** DATA TO EXAMINE follows **
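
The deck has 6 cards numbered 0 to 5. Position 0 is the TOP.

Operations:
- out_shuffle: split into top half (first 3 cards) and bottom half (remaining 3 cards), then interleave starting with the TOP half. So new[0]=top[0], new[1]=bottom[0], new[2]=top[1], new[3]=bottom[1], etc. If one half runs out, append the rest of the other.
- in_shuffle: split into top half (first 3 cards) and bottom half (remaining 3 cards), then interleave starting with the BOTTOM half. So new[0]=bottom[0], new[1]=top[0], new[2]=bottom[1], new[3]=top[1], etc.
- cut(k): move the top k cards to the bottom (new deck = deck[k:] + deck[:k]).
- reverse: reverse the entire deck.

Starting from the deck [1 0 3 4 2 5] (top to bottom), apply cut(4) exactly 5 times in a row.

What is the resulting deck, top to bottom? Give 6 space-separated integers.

Answer: 3 4 2 5 1 0

Derivation:
After op 1 (cut(4)): [2 5 1 0 3 4]
After op 2 (cut(4)): [3 4 2 5 1 0]
After op 3 (cut(4)): [1 0 3 4 2 5]
After op 4 (cut(4)): [2 5 1 0 3 4]
After op 5 (cut(4)): [3 4 2 5 1 0]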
** End of DATA TO EXAMINE **
▶ PROBLEM TO WORK ON:
Please give the material above once more, unchanged.

▶ REPLY TO THE EXERCISE:
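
The deck has 6 cards numbered 0 to 5. Position 0 is the TOP.

Operations:
- out_shuffle: split into top half (first 3 cards) and bottom half (remaining 3 cards), then interleave starting with the TOP half. So new[0]=top[0], new[1]=bottom[0], new[2]=top[1], new[3]=bottom[1], etc. If one half runs out, append the rest of the other.
- in_shuffle: split into top half (first 3 cards) and bottom half (remaining 3 cards), then interleave starting with the BOTTOM half. So new[0]=bottom[0], new[1]=top[0], new[2]=bottom[1], new[3]=top[1], etc.
- cut(k): move the top k cards to the bottom (new deck = deck[k:] + deck[:k]).
- reverse: reverse the entire deck.

Starting from the deck [1 0 3 4 2 5] (top to bottom), apply cut(4) exactly 5 times in a row.

What is the resulting deck, top to bottom? Give 6 space-separated integers.

Answer: 3 4 2 5 1 0

Derivation:
After op 1 (cut(4)): [2 5 1 0 3 4]
After op 2 (cut(4)): [3 4 2 5 1 0]
After op 3 (cut(4)): [1 0 3 4 2 5]
After op 4 (cut(4)): [2 5 1 0 3 4]
After op 5 (cut(4)): [3 4 2 5 1 0]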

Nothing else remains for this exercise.